[Collected data]
::::::::::
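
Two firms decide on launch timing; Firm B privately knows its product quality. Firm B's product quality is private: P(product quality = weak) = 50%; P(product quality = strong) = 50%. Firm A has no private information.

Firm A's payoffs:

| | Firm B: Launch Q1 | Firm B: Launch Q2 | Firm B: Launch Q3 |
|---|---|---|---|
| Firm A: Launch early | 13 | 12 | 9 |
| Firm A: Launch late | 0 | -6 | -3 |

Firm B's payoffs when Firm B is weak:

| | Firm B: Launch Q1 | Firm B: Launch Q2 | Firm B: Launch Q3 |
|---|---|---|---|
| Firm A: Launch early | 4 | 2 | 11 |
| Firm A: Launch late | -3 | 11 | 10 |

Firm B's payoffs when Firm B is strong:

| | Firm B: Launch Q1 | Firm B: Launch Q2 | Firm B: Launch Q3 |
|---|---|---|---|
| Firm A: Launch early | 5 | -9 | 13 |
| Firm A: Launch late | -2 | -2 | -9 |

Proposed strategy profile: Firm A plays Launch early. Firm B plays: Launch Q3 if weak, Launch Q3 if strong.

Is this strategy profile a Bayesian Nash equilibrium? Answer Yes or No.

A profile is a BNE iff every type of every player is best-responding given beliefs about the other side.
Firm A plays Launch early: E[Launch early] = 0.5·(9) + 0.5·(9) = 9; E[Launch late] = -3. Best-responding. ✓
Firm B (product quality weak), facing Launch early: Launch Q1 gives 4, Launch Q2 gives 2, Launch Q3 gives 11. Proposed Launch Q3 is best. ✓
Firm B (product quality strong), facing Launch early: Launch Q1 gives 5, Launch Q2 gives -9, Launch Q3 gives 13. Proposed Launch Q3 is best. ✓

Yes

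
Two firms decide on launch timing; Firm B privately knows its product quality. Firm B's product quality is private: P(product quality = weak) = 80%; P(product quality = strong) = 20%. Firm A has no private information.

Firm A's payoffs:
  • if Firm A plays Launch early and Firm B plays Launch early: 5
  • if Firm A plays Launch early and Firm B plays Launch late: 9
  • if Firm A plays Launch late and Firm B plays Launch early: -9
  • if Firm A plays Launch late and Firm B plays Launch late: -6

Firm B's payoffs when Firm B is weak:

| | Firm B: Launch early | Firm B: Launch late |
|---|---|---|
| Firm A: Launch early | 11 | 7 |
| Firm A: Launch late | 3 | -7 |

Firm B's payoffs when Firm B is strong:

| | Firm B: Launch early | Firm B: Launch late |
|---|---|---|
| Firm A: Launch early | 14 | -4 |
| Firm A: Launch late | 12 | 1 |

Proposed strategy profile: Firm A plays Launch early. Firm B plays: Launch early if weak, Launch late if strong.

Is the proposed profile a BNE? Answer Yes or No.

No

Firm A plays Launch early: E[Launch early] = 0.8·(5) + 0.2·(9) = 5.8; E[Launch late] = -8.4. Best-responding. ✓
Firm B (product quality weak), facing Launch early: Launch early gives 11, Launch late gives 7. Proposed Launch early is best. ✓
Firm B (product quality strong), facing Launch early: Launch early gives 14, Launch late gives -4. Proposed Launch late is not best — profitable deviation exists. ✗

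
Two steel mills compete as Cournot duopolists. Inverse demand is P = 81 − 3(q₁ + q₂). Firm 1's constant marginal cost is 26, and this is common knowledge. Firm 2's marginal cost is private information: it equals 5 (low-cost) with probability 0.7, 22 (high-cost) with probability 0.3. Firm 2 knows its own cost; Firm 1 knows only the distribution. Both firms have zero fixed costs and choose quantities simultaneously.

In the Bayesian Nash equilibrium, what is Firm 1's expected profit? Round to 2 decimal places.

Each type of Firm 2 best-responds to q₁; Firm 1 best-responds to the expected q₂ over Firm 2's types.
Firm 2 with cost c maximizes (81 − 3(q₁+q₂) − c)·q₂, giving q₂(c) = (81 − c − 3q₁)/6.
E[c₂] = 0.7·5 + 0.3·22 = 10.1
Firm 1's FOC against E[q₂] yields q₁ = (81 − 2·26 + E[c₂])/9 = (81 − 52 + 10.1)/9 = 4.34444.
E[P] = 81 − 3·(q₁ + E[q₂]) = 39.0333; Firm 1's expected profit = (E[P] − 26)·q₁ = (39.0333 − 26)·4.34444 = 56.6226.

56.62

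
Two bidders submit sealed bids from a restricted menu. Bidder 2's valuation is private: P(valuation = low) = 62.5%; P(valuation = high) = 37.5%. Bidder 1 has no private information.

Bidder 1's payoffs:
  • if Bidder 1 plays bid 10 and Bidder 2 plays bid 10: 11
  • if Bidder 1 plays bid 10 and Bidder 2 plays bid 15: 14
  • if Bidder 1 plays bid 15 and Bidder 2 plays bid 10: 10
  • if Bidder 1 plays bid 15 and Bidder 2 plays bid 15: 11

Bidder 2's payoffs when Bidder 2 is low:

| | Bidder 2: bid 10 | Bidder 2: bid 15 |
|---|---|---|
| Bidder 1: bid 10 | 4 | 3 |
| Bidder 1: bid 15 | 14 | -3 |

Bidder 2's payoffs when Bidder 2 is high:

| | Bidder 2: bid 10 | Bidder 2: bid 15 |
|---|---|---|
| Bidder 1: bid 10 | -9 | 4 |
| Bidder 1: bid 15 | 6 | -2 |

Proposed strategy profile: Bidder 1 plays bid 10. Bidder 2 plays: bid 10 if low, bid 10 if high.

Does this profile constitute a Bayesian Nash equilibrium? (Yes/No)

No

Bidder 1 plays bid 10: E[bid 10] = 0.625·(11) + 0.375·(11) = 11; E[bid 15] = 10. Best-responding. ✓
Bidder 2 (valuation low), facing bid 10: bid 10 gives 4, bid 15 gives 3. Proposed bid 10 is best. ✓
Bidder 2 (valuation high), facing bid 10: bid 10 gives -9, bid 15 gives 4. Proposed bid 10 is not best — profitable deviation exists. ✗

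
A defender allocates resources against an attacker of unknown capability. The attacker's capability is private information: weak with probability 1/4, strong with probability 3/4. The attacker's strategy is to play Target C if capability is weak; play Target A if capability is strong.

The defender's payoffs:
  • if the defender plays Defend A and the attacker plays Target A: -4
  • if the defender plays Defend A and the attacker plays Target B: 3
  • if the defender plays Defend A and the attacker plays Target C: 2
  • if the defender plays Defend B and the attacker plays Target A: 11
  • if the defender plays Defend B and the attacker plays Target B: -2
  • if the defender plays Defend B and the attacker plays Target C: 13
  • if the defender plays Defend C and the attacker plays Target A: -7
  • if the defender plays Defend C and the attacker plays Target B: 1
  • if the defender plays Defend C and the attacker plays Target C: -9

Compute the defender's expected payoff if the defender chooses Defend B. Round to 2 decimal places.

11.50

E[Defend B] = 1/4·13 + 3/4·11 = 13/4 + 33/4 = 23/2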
::::::::::
AIM OF THE TASK => Once you find the line with "Does this profile" in the entries above, output it and each line after it up to and including the line with "Target C: -9", and nothing else.

REPLY TO THE EXERCISE =>
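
Does this profile constitute a Bayesian Nash equilibrium? (Yes/No)

No

Bidder 1 plays bid 10: E[bid 10] = 0.625·(11) + 0.375·(11) = 11; E[bid 15] = 10. Best-responding. ✓
Bidder 2 (valuation low), facing bid 10: bid 10 gives 4, bid 15 gives 3. Proposed bid 10 is best. ✓
Bidder 2 (valuation high), facing bid 10: bid 10 gives -9, bid 15 gives 4. Proposed bid 10 is not best — profitable deviation exists. ✗

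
A defender allocates resources against an attacker of unknown capability. The attacker's capability is private information: weak with probability 1/4, strong with probability 3/4. The attacker's strategy is to play Target C if capability is weak; play Target A if capability is strong.

The defender's payoffs:
  • if the defender plays Defend A and the attacker plays Target A: -4
  • if the defender plays Defend A and the attacker plays Target B: 3
  • if the defender plays Defend A and the attacker plays Target C: 2
  • if the defender plays Defend B and the attacker plays Target A: 11
  • if the defender plays Defend B and the attacker plays Target B: -2
  • if the defender plays Defend B and the attacker plays Target C: 13
  • if the defender plays Defend C and the attacker plays Target A: -7
  • if the defender plays Defend C and the attacker plays Target B: 1
  • if the defender plays Defend C and the attacker plays Target C: -9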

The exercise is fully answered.